___ DATA FOR REVIEW ___
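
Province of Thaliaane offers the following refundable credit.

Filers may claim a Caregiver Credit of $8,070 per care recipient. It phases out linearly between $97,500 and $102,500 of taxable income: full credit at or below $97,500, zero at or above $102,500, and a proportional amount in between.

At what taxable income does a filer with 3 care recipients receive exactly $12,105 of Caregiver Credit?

$100,000

Full credit = 3 × $8,070 = $24,210.
$12,105 is 12,105/24,210 of the full $24,210, so 12,105/24,210 of the $5,000 range has been used: income = $97,500 + $5,000 × 12,105/24,210 = $100,000.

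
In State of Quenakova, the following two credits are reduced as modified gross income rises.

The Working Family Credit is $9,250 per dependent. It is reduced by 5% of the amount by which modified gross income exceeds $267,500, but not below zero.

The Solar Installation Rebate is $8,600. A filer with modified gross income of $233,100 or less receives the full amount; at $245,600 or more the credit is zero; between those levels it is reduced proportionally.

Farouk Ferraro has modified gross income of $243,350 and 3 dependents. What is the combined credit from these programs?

$29,298

Working Family Credit: base = 3 × $9,250 = $27,750. $243,350 is at or below the $267,500 threshold, so the full $27,750 applies.
Solar Installation Rebate: $243,350 is $10,250 into a $12,500 phase-out range, leaving 2,250/12,500 of the credit: $8,600 × 2,250/12,500 = $1,548.
Total: $27,750 + $1,548 = $29,298.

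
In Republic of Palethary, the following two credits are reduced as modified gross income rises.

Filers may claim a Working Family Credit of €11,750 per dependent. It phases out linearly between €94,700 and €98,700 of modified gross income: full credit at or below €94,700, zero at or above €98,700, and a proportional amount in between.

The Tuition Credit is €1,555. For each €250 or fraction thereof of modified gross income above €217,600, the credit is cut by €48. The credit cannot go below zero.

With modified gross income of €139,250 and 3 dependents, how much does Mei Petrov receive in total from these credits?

€1,555

Working Family Credit: base = 3 × €11,750 = €35,250. €139,250 is at or above €98,700, so the credit is €0.
Tuition Credit: €139,250 is at or below the €217,600 threshold, so the full €1,555 applies.
Total: €0 + €1,555 = €1,555.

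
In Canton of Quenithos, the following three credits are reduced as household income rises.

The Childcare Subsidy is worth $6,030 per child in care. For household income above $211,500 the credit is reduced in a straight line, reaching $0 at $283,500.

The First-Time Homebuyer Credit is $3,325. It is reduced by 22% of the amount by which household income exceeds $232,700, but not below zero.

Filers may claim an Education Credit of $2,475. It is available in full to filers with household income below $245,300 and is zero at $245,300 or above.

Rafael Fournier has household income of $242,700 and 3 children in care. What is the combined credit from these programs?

$13,851

Childcare Subsidy: base = 3 × $6,030 = $18,090. $242,700 is $31,200 into a $72,000 phase-out range, leaving 40,800/72,000 of the credit: $18,090 × 40,800/72,000 = $10,251.
First-Time Homebuyer Credit: 22% of the $10,000 excess over $232,700 is $2,200; credit = $3,325 − $2,200 = $1,125.
Education Credit: $242,700 is below the $245,300 cutoff, so the full $2,475 applies.
Total: $10,251 + $1,125 + $2,475 = $13,851.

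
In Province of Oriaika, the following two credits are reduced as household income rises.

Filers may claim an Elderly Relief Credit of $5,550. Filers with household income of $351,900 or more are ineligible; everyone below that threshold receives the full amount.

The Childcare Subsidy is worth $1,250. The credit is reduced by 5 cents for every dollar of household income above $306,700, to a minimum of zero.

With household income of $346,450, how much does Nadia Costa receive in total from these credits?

Elderly Relief Credit: $346,450 is below the $351,900 cutoff, so the full $5,550 applies.
Childcare Subsidy: 5% of the $39,750 excess over $306,700 is $1,987.50 ≥ base, so the credit is $0.
Total: $5,550 + $0 = $5,550.

$5,550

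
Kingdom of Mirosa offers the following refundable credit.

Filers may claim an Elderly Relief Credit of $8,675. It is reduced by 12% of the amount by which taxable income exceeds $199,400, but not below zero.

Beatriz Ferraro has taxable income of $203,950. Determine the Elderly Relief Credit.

Elderly Relief Credit: 12% of the $4,550 excess over $199,400 is $546; credit = $8,675 − $546 = $8,129.

$8,129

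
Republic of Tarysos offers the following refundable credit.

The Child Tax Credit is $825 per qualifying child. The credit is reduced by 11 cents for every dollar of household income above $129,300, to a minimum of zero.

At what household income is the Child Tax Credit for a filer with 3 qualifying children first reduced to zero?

$151,800

Full credit = 3 × $825 = $2,475.
The credit falls by 11% of each dollar above $129,300, so it reaches zero when the excess is $2,475 / 11% = $22,500: income = $129,300 + $22,500 = $151,800.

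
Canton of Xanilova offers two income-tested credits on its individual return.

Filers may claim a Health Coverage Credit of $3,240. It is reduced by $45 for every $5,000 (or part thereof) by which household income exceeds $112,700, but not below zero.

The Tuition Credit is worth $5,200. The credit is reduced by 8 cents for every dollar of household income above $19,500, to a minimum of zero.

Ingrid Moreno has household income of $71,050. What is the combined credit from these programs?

$4,316

Health Coverage Credit: $71,050 is at or below the $112,700 threshold, so the full $3,240 applies.
Tuition Credit: 8% of the $51,550 excess over $19,500 is $4,124; credit = $5,200 − $4,124 = $1,076.
Total: $3,240 + $1,076 = $4,316.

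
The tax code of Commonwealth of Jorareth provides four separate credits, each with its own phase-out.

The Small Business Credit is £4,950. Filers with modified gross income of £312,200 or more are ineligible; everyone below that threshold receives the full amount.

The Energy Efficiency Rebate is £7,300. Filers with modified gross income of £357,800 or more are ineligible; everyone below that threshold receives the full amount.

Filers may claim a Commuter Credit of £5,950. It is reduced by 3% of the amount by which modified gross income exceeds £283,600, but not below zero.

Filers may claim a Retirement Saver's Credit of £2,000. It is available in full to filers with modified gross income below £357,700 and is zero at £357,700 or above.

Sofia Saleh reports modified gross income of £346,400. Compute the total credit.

Small Business Credit: £346,400 meets or exceeds the £312,200 cutoff, so the credit is £0.
Energy Efficiency Rebate: £346,400 is below the £357,800 cutoff, so the full £7,300 applies.
Commuter Credit: 3% of the £62,800 excess over £283,600 is £1,884; credit = £5,950 − £1,884 = £4,066.
Retirement Saver's Credit: £346,400 is below the £357,700 cutoff, so the full £2,000 applies.
Total: £0 + £7,300 + £4,066 + £2,000 = £13,366.

£13,366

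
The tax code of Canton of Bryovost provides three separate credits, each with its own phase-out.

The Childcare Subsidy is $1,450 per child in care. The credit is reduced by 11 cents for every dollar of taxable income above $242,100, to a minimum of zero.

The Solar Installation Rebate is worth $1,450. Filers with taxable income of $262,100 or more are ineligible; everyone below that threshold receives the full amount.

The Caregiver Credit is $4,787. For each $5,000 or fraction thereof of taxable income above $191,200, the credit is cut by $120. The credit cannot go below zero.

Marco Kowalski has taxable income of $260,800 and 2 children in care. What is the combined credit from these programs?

Childcare Subsidy: base = 2 × $1,450 = $2,900. 11% of the $18,700 excess over $242,100 is $2,057; credit = $2,900 − $2,057 = $843.
Solar Installation Rebate: $260,800 is below the $262,100 cutoff, so the full $1,450 applies.
Caregiver Credit: income exceeds $191,200 by $69,600, which is 14 full-or-partial $5,000 increments; reduction = 14 × $120 = $1,680, leaving $3,107.
Total: $843 + $1,450 + $3,107 = $5,400.

$5,400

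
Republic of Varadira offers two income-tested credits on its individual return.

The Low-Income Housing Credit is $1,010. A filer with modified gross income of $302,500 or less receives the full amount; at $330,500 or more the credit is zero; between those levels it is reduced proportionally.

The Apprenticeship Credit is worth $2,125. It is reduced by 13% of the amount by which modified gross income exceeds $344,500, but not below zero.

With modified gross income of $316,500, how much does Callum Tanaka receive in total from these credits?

Low-Income Housing Credit: $316,500 is $14,000 into a $28,000 phase-out range, leaving 14,000/28,000 of the credit: $1,010 × 14,000/28,000 = $505.
Apprenticeship Credit: $316,500 is at or below the $344,500 threshold, so the full $2,125 applies.
Total: $505 + $2,125 = $2,630.

$2,630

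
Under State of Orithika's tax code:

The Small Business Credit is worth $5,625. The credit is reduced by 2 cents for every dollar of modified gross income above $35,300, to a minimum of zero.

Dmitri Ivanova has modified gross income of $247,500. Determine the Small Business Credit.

Small Business Credit: 2% of the $212,200 excess over $35,300 is $4,244; credit = $5,625 − $4,244 = $1,381.

$1,381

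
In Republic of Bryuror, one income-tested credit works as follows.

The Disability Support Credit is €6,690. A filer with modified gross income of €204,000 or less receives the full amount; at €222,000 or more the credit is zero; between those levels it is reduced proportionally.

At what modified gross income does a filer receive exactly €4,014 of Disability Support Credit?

€211,200

€4,014 is 4,014/6,690 of the full €6,690, so 2,676/6,690 of the €18,000 range has been used: income = €204,000 + €18,000 × 2,676/6,690 = €211,200.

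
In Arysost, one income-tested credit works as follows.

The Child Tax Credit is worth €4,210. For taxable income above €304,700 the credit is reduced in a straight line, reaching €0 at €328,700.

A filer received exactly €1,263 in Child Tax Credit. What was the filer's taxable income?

€321,500

€1,263 is 1,263/4,210 of the full €4,210, so 2,947/4,210 of the €24,000 range has been used: income = €304,700 + €24,000 × 2,947/4,210 = €321,500.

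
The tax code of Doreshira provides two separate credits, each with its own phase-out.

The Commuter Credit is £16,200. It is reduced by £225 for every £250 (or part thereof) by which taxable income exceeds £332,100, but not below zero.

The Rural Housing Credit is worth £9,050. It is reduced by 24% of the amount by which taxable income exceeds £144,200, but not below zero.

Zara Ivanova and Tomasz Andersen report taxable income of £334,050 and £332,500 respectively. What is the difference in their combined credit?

£1,350

Zara (£334,050): Commuter Credit: income exceeds £332,100 by £1,950, which is 8 full-or-partial £250 increments; reduction = 8 × £225 = £1,800, leaving £14,400. Rural Housing Credit: 24% of the £189,850 excess over £144,200 is £45,564 ≥ base, so the credit is £0. total £14,400 + £0 = £14,400
Tomasz (£332,500): Commuter Credit: income exceeds £332,100 by £400, which is 2 full-or-partial £250 increments; reduction = 2 × £225 = £450, leaving £15,750. Rural Housing Credit: 24% of the £188,300 excess over £144,200 is £45,192 ≥ base, so the credit is £0. total £15,750 + £0 = £15,750
Difference: |£14,400 − £15,750| = £1,350.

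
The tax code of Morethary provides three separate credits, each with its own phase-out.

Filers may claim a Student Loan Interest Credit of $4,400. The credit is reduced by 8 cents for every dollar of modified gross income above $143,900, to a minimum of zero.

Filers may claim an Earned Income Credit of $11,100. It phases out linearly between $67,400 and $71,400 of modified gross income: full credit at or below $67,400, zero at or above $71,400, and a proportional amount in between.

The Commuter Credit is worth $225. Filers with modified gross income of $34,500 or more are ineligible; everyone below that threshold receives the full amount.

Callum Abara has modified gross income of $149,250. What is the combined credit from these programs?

$3,972

Student Loan Interest Credit: 8% of the $5,350 excess over $143,900 is $428; credit = $4,400 − $428 = $3,972.
Earned Income Credit: $149,250 is at or above $71,400, so the credit is $0.
Commuter Credit: $149,250 meets or exceeds the $34,500 cutoff, so the credit is $0.
Total: $3,972 + $0 + $0 = $3,972.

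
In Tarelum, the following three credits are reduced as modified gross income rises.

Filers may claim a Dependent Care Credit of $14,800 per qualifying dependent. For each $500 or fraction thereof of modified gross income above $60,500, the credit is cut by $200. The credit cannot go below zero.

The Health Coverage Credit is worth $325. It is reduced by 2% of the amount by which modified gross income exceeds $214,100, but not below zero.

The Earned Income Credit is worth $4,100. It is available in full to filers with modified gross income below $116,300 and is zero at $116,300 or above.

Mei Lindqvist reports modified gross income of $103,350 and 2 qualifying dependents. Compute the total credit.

Dependent Care Credit: base = 2 × $14,800 = $29,600. income exceeds $60,500 by $42,850, which is 86 full-or-partial $500 increments; reduction = 86 × $200 = $17,200, leaving $12,400.
Health Coverage Credit: $103,350 is at or below the $214,100 threshold, so the full $325 applies.
Earned Income Credit: $103,350 is below the $116,300 cutoff, so the full $4,100 applies.
Total: $12,400 + $325 + $4,100 = $16,825.

$16,825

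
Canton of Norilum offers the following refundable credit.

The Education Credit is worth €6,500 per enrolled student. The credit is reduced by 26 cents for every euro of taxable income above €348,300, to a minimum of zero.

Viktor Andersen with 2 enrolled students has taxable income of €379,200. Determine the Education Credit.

€4,966

Education Credit: base = 2 × €6,500 = €13,000. 26% of the €30,900 excess over €348,300 is €8,034; credit = €13,000 − €8,034 = €4,966.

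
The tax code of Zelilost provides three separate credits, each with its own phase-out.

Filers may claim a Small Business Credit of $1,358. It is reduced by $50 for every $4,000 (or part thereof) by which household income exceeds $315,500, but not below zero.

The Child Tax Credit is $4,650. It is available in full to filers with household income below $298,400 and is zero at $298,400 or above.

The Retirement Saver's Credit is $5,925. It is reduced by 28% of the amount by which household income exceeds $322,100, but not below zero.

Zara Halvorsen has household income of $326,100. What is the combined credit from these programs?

Small Business Credit: income exceeds $315,500 by $10,600, which is 3 full-or-partial $4,000 increments; reduction = 3 × $50 = $150, leaving $1,208.
Child Tax Credit: $326,100 meets or exceeds the $298,400 cutoff, so the credit is $0.
Retirement Saver's Credit: 28% of the $4,000 excess over $322,100 is $1,120; credit = $5,925 − $1,120 = $4,805.
Total: $1,208 + $0 + $4,805 = $6,013.

$6,013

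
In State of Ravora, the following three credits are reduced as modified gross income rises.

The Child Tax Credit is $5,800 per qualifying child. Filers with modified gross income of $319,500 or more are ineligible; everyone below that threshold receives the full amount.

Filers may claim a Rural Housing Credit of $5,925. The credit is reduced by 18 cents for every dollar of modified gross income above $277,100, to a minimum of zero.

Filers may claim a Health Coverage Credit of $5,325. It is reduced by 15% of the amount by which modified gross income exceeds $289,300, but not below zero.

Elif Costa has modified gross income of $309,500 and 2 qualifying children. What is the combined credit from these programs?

Child Tax Credit: base = 2 × $5,800 = $11,600. $309,500 is below the $319,500 cutoff, so the full $11,600 applies.
Rural Housing Credit: 18% of the $32,400 excess over $277,100 is $5,832; credit = $5,925 − $5,832 = $93.
Health Coverage Credit: 15% of the $20,200 excess over $289,300 is $3,030; credit = $5,325 − $3,030 = $2,295.
Total: $11,600 + $93 + $2,295 = $13,988.

$13,988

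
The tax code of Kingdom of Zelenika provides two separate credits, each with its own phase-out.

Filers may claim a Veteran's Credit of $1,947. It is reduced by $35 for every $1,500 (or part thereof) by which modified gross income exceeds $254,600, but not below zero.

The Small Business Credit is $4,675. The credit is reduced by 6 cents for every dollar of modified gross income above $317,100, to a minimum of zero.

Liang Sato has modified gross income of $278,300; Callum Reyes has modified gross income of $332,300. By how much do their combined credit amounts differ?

Liang ($278,300): Veteran's Credit: income exceeds $254,600 by $23,700, which is 16 full-or-partial $1,500 increments; reduction = 16 × $35 = $560, leaving $1,387. Small Business Credit: $278,300 is at or below the $317,100 threshold, so the full $4,675 applies. total $1,387 + $4,675 = $6,062
Callum ($332,300): Veteran's Credit: income exceeds $254,600 by $77,700, which is 52 full-or-partial $1,500 increments; reduction = 52 × $35 = $1,820, leaving $127. Small Business Credit: 6% of the $15,200 excess over $317,100 is $912; credit = $4,675 − $912 = $3,763. total $127 + $3,763 = $3,890
Difference: |$6,062 − $3,890| = $2,172.

$2,172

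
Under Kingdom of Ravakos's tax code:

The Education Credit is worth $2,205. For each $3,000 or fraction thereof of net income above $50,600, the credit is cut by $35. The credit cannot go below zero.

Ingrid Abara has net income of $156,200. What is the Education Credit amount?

$945

Education Credit: income exceeds $50,600 by $105,600, which is 36 full-or-partial $3,000 increments; reduction = 36 × $35 = $1,260, leaving $945.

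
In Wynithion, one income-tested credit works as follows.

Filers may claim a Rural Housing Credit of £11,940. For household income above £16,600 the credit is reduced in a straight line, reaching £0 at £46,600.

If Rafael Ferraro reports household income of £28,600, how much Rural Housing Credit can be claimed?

£7,164

Rural Housing Credit: £28,600 is £12,000 into a £30,000 phase-out range, leaving 18,000/30,000 of the credit: £11,940 × 18,000/30,000 = £7,164.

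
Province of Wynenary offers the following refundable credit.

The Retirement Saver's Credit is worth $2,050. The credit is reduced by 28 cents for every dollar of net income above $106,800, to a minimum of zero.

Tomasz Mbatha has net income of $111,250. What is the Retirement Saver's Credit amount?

$804

Retirement Saver's Credit: 28% of the $4,450 excess over $106,800 is $1,246; credit = $2,050 − $1,246 = $804.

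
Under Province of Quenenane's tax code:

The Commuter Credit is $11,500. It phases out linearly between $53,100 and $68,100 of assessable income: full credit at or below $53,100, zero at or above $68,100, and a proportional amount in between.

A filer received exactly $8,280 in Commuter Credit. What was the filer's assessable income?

$57,300

$8,280 is 8,280/11,500 of the full $11,500, so 3,220/11,500 of the $15,000 range has been used: income = $53,100 + $15,000 × 3,220/11,500 = $57,300.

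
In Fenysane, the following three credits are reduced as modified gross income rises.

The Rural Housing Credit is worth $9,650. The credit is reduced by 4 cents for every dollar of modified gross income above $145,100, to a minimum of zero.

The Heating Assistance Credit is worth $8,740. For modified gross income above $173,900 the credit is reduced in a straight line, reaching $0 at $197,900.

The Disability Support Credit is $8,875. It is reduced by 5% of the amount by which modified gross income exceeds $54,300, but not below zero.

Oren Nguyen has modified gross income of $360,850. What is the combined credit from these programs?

$1,020

Rural Housing Credit: 4% of the $215,750 excess over $145,100 is $8,630; credit = $9,650 − $8,630 = $1,020.
Heating Assistance Credit: $360,850 is at or above $197,900, so the credit is $0.
Disability Support Credit: 5% of the $306,550 excess over $54,300 is $15,327.50 ≥ base, so the credit is $0.
Total: $1,020 + $0 + $0 = $1,020.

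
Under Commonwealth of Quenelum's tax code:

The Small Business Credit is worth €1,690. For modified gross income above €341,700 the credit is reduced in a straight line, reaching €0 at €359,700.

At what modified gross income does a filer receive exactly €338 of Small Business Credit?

€338 is 338/1,690 of the full €1,690, so 1,352/1,690 of the €18,000 range has been used: income = €341,700 + €18,000 × 1,352/1,690 = €356,100.

€356,100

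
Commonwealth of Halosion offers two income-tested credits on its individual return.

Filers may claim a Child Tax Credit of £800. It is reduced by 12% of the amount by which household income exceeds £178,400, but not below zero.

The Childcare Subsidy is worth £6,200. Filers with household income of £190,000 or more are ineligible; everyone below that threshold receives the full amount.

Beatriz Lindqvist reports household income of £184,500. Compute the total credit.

£6,268

Child Tax Credit: 12% of the £6,100 excess over £178,400 is £732; credit = £800 − £732 = £68.
Childcare Subsidy: £184,500 is below the £190,000 cutoff, so the full £6,200 applies.
Total: £68 + £6,200 = £6,268.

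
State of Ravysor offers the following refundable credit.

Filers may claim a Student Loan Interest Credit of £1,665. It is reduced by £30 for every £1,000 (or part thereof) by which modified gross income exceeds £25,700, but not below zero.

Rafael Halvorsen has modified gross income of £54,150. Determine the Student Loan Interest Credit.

Student Loan Interest Credit: income exceeds £25,700 by £28,450, which is 29 full-or-partial £1,000 increments; reduction = 29 × £30 = £870, leaving £795.

£795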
___
PROBLEM REQUIREMENTS: Using the records above, write out exactly the lines between the one holding "The Child Tax Credit is $4,650." and the one holding "Filers may claim a Veteran's", inclusive; leave everything else out.

YOUR SOLUTION:
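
The Child Tax Credit is $4,650. It is available in full to filers with household income below $298,400 and is zero at $298,400 or above.

The Retirement Saver's Credit is $5,925. It is reduced by 28% of the amount by which household income exceeds $322,100, but not below zero.

Zara Halvorsen has household income of $326,100. What is the combined credit from these programs?

Small Business Credit: income exceeds $315,500 by $10,600, which is 3 full-or-partial $4,000 increments; reduction = 3 × $50 = $150, leaving $1,208.
Child Tax Credit: $326,100 meets or exceeds the $298,400 cutoff, so the credit is $0.
Retirement Saver's Credit: 28% of the $4,000 excess over $322,100 is $1,120; credit = $5,925 − $1,120 = $4,805.
Total: $1,208 + $0 + $4,805 = $6,013.

$6,013

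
In State of Ravora, the following three credits are reduced as modified gross income rises.

The Child Tax Credit is $5,800 per qualifying child. Filers with modified gross income of $319,500 or more are ineligible; everyone below that threshold receives the full amount.

Filers may claim a Rural Housing Credit of $5,925. The credit is reduced by 18 cents for every dollar of modified gross income above $277,100, to a minimum of zero.

Filers may claim a Health Coverage Credit of $5,325. It is reduced by 15% of the amount by which modified gross income exceeds $289,300, but not below zero.

Elif Costa has modified gross income of $309,500 and 2 qualifying children. What is the combined credit from these programs?

Child Tax Credit: base = 2 × $5,800 = $11,600. $309,500 is below the $319,500 cutoff, so the full $11,600 applies.
Rural Housing Credit: 18% of the $32,400 excess over $277,100 is $5,832; credit = $5,925 − $5,832 = $93.
Health Coverage Credit: 15% of the $20,200 excess over $289,300 is $3,030; credit = $5,325 − $3,030 = $2,295.
Total: $11,600 + $93 + $2,295 = $13,988.

$13,988

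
The tax code of Kingdom of Zelenika provides two separate credits, each with its own phase-out.

Filers may claim a Veteran's Credit of $1,947. It is reduced by $35 for every $1,500 (or part thereof) by which modified gross income exceeds $254,600, but not below zero.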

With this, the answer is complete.